- [Task to carry out] Which lines of the records below contain the word "What"? Show each one.

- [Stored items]
Start of Block
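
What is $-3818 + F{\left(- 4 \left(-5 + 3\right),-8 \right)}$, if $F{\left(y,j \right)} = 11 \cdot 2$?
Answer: $-3796$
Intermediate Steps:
$F{\left(y,j \right)} = 22$
$-3818 + F{\left(- 4 \left(-5 + 3\right),-8 \right)} = -3818 + 22 = -3796$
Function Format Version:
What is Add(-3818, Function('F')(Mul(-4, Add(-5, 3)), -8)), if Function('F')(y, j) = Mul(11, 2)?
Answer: -3796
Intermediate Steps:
Function('F')(y, j) = 22
Add(-3818, Function('F')(Mul(-4, Add(-5, 3)), -8)) = Add(-3818, 22) = -3796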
End of Block
- [Task result]
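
What is $-3818 + F{\left(- 4 \left(-5 + 3\right),-8 \right)}$, if $F{\left(y,j \right)} = 11 \cdot 2$?
What is Add(-3818, Function('F')(Mul(-4, Add(-5, 3)), -8)), if Function('F')(y, j) = Mul(11, 2)?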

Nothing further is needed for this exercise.